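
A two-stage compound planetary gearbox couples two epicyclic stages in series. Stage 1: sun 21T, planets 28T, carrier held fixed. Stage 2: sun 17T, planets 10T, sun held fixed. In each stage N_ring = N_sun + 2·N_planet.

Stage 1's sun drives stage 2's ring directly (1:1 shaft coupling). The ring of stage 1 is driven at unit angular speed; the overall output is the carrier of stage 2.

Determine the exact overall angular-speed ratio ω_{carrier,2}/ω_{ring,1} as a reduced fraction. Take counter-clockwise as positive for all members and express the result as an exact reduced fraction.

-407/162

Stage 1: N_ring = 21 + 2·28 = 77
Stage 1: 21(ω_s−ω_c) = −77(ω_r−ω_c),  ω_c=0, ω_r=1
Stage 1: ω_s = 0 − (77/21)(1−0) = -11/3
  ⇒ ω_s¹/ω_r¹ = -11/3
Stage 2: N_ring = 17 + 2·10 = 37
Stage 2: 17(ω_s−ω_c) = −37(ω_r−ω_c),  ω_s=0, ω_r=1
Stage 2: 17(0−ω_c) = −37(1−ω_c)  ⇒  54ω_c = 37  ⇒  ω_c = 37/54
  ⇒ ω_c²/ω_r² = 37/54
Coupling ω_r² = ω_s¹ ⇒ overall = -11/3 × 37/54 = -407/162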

* * * * *

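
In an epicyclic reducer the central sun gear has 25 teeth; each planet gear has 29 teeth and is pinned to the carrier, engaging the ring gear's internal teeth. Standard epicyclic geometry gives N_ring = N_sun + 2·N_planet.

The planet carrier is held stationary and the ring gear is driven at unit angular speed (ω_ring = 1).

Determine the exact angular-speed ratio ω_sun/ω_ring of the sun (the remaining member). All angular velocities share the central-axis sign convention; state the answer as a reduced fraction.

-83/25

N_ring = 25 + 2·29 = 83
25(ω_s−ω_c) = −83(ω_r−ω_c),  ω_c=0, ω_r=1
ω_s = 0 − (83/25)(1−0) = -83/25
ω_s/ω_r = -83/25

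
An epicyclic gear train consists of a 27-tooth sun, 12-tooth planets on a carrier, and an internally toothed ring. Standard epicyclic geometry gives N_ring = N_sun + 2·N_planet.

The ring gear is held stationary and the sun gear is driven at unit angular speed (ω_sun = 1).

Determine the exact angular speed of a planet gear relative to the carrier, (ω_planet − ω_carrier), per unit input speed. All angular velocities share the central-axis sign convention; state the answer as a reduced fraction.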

* * * * *

- _Action item_
Above is a listing; print exactly its lines from the one with "A two-stage compound" through the one with "Stage 1's sun", and no other lines.

- _Expected answer_
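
A two-stage compound planetary gearbox couples two epicyclic stages in series. Stage 1: sun 21T, planets 28T, carrier held fixed. Stage 2: sun 17T, planets 10T, sun held fixed. In each stage N_ring = N_sun + 2·N_planet.

Stage 1's sun drives stage 2's ring directly (1:1 shaft coupling). The ring of stage 1 is driven at unit angular speed; the overall output is the carrier of stage 2.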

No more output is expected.